### INFORMATION SHOWN

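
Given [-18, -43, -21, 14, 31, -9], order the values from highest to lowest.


Original list: [-18, -43, -21, 14, 31, -9]
Repeatedly take the largest remaining element:
  Remaining [-18, -43, -21, 14, 31, -9] -> largest is 31
  Remaining [-18, -43, -21, 14, -9] -> largest is 14
  Remaining [-18, -43, -21, -9] -> largest is -9
  Remaining [-18, -43, -21] -> largest is -18
  Remaining [-43, -21] -> largest is -21
  Remaining [-43] -> largest is -43
Collecting the picks in order gives the descending list.
Final answer: [31, 14, -9, -18, -21, -43]


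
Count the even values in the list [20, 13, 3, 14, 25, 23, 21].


Check each element:
  20 is even
  13 is odd
  3 is odd
  14 is even
  25 is odd
  23 is odd
  21 is odd
Evens: [20, 14]
Count of evens = 2
Final answer: 2


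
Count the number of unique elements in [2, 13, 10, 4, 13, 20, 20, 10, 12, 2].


List all unique values:
Distinct values: [2, 4, 10, 12, 13, 20]
Count = 6
Final answer: 6


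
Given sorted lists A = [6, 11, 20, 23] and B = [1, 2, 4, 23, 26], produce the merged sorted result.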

### ASSIGNMENT
Exactly and exclusively, repeat the lines from the line that contains "Count the even" through the end of the records, both ends included.

### THE ANSWER
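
Count the even values in the list [20, 13, 3, 14, 25, 23, 21].


Check each element:
  20 is even
  13 is odd
  3 is odd
  14 is even
  25 is odd
  23 is odd
  21 is odd
Evens: [20, 14]
Count of evens = 2
Final answer: 2


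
Count the number of unique elements in [2, 13, 10, 4, 13, 20, 20, 10, 12, 2].


List all unique values:
Distinct values: [2, 4, 10, 12, 13, 20]
Count = 6
Final answer: 6


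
Given sorted lists A = [6, 11, 20, 23] and B = [1, 2, 4, 23, 26], produce the merged sorted result.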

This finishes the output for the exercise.